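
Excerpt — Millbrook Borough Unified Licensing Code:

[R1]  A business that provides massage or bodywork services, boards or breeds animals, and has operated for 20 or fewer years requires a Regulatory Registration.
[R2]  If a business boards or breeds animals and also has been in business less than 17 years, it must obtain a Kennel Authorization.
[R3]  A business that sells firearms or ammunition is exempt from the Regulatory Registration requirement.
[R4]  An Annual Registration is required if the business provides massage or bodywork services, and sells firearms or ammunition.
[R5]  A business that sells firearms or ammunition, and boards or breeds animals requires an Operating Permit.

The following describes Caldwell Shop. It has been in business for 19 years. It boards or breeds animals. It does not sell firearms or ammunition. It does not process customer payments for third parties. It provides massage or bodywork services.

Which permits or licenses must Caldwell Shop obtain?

Regulatory Registration

[R1] provides massage or bodywork services; boards or breeds animals; years in business 19 ≤ 20 → Regulatory Registration required.
[R2] boards or breeds animals; years in business 19 ≥ 17 → Kennel Authorization not required.
[R3] does not sell firearms or ammunition → Regulatory Registration exemption does not apply.
[R4] provides massage or bodywork services; does not sell firearms or ammunition → Annual Registration not required.
[R5] does not sell firearms or ammunition; boards or breeds animals → Operating Permit not required.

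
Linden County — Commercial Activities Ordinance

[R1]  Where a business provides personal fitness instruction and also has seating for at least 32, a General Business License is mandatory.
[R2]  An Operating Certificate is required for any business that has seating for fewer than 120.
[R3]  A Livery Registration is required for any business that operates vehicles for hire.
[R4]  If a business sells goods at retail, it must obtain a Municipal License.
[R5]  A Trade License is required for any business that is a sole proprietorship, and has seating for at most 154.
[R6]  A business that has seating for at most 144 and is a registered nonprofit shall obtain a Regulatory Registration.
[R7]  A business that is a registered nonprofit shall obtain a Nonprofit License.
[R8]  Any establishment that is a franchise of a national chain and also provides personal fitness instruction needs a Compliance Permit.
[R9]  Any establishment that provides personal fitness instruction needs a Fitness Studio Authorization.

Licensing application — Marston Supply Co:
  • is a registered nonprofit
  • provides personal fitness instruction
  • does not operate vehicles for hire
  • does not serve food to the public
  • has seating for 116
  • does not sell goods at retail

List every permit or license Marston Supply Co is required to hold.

Fitness Studio Authorization, General Business License, Nonprofit License, Operating Certificate, Regulatory Registration

[R1] provides personal fitness instruction; seating 116 ≥ 32 → General Business License required.
[R2] seating 116 < 120 → Operating Certificate required.
[R3] does not operate vehicles for hire → Livery Registration not required.
[R4] does not sell goods at retail → Municipal License not required.
[R5] is a registered nonprofit (not: is a sole proprietorship); seating 116 ≤ 154 → Trade License not required.
[R6] seating 116 ≤ 144; is a registered nonprofit → Regulatory Registration required.
[R7] is a registered nonprofit → Nonprofit License required.
[R8] is a registered nonprofit (not: is a franchise of a national chain); provides personal fitness instruction → Compliance Permit not required.
[R9] provides personal fitness instruction → Fitness Studio Authorization required.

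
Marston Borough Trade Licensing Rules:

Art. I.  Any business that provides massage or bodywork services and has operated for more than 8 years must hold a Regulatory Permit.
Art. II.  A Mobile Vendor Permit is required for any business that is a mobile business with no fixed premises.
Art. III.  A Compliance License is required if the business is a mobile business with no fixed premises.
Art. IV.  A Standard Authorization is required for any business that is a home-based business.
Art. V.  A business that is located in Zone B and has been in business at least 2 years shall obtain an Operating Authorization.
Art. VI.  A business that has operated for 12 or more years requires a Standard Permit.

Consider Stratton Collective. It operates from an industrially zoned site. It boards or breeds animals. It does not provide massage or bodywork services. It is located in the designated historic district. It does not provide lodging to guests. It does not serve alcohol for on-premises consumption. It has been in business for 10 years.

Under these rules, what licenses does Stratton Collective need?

Art. I. does not provide massage or bodywork services; years in business 10 > 8 → Regulatory Permit not required.
Art. II. operates from an industrially zoned site (not: is a mobile business with no fixed premises) → Mobile Vendor Permit not required.
Art. III. operates from an industrially zoned site (not: is a mobile business with no fixed premises) → Compliance License not required.
Art. IV. operates from an industrially zoned site (not: is a home-based business) → Standard Authorization not required.
Art. V. is located in the designated historic district (not: is located in Zone B); years in business 10 ≥ 2 → Operating Authorization not required.
Art. VI. years in business 10 < 12 → Standard Permit not required.

None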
----------------
Write down again, exactly as given, only the lines above that fall from the line with "at most 154." to the line with "Marston Borough Trade", inclusive.

* _EXERCISE ANSWER_
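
[R5]  A Trade License is required for any business that is a sole proprietorship, and has seating for at most 154.
[R6]  A business that has seating for at most 144 and is a registered nonprofit shall obtain a Regulatory Registration.
[R7]  A business that is a registered nonprofit shall obtain a Nonprofit License.
[R8]  Any establishment that is a franchise of a national chain and also provides personal fitness instruction needs a Compliance Permit.
[R9]  Any establishment that provides personal fitness instruction needs a Fitness Studio Authorization.

Licensing application — Marston Supply Co:
  • is a registered nonprofit
  • provides personal fitness instruction
  • does not operate vehicles for hire
  • does not serve food to the public
  • has seating for 116
  • does not sell goods at retail

List every permit or license Marston Supply Co is required to hold.

Fitness Studio Authorization, General Business License, Nonprofit License, Operating Certificate, Regulatory Registration

[R1] provides personal fitness instruction; seating 116 ≥ 32 → General Business License required.
[R2] seating 116 < 120 → Operating Certificate required.
[R3] does not operate vehicles for hire → Livery Registration not required.
[R4] does not sell goods at retail → Municipal License not required.
[R5] is a registered nonprofit (not: is a sole proprietorship); seating 116 ≤ 154 → Trade License not required.
[R6] seating 116 ≤ 144; is a registered nonprofit → Regulatory Registration required.
[R7] is a registered nonprofit → Nonprofit License required.
[R8] is a registered nonprofit (not: is a franchise of a national chain); provides personal fitness instruction → Compliance Permit not required.
[R9] provides personal fitness instruction → Fitness Studio Authorization required.

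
Marston Borough Trade Licensing Rules: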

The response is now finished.